## What this task involves
Everything from the line containing "0, otherwise 0" to the end of the records below should be repeated exactly, with no other lines added.
---------------
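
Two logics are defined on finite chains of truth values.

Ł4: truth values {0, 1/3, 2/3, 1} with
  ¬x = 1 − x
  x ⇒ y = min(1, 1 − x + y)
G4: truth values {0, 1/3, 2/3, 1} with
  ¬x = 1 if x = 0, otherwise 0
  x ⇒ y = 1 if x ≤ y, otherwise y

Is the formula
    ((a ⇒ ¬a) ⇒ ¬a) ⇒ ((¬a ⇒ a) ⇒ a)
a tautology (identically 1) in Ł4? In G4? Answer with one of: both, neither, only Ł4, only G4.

In Ł4: every assignment gives 1 — tautology.
In G4: at a = 1/3 the value is 1/3 — not a tautology.

only Ł4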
---------------
## Result of this exercise
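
  ¬x = 1 if x = 0, otherwise 0
  x ⇒ y = 1 if x ≤ y, otherwise y

Is the formula
    ((a ⇒ ¬a) ⇒ ¬a) ⇒ ((¬a ⇒ a) ⇒ a)
a tautology (identically 1) in Ł4? In G4? Answer with one of: both, neither, only Ł4, only G4.

In Ł4: every assignment gives 1 — tautology.
In G4: at a = 1/3 the value is 1/3 — not a tautology.

only Ł4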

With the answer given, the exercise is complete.